#### WHAT TO WORK ON
The response should be a precise copy of every entry.

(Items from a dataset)
# # # #

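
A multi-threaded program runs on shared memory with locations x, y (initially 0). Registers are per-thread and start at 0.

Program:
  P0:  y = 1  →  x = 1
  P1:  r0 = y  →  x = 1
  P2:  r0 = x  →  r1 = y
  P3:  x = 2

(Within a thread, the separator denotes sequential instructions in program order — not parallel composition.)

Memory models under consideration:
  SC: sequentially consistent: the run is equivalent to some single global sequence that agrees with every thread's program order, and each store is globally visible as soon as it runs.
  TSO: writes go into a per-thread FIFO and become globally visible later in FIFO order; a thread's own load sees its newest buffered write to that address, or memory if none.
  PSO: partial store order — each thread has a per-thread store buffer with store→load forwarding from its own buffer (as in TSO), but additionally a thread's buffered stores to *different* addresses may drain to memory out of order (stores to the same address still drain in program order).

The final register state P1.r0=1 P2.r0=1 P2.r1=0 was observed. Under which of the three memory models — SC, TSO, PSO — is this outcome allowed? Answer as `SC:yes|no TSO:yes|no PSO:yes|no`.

SC:no TSO:no PSO:yes

outcome vector order: (P1.r0,P2.r0,P2.r1)
[SC] allowed = {0/0/0; 0/0/1; 0/1/0; 0/1/1; 0/2/0; 0/2/1; 1/0/0; 1/0/1; 1/1/1; 1/2/0; 1/2/1}
[TSO] allowed = {0/0/0; 0/0/1; 0/1/0; 0/1/1; 0/2/0; 0/2/1; 1/0/0; 1/0/1; 1/1/1; 1/2/0; 1/2/1}
[PSO] allowed = {0/0/0; 0/0/1; 0/1/0; 0/1/1; 0/2/0; 0/2/1; 1/0/0; 1/0/1; 1/1/0; 1/1/1; 1/2/0; 1/2/1}
target 1/1/0 ∈ {PSO}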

# # # #

#### ANSWER BELOW
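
A multi-threaded program runs on shared memory with locations x, y (initially 0). Registers are per-thread and start at 0.

Program:
  P0:  y = 1  →  x = 1
  P1:  r0 = y  →  x = 1
  P2:  r0 = x  →  r1 = y
  P3:  x = 2

(Within a thread, the separator denotes sequential instructions in program order — not parallel composition.)

Memory models under consideration:
  SC: sequentially consistent: the run is equivalent to some single global sequence that agrees with every thread's program order, and each store is globally visible as soon as it runs.
  TSO: writes go into a per-thread FIFO and become globally visible later in FIFO order; a thread's own load sees its newest buffered write to that address, or memory if none.
  PSO: partial store order — each thread has a per-thread store buffer with store→load forwarding from its own buffer (as in TSO), but additionally a thread's buffered stores to *different* addresses may drain to memory out of order (stores to the same address still drain in program order).

The final register state P1.r0=1 P2.r0=1 P2.r1=0 was observed. Under which of the three memory models — SC, TSO, PSO — is this outcome allowed? Answer as `SC:yes|no TSO:yes|no PSO:yes|no`.

SC:no TSO:no PSO:yes

outcome vector order: (P1.r0,P2.r0,P2.r1)
[SC] allowed = {0/0/0; 0/0/1; 0/1/0; 0/1/1; 0/2/0; 0/2/1; 1/0/0; 1/0/1; 1/1/1; 1/2/0; 1/2/1}
[TSO] allowed = {0/0/0; 0/0/1; 0/1/0; 0/1/1; 0/2/0; 0/2/1; 1/0/0; 1/0/1; 1/1/1; 1/2/0; 1/2/1}
[PSO] allowed = {0/0/0; 0/0/1; 0/1/0; 0/1/1; 0/2/0; 0/2/1; 1/0/0; 1/0/1; 1/1/0; 1/1/1; 1/2/0; 1/2/1}
target 1/1/0 ∈ {PSO}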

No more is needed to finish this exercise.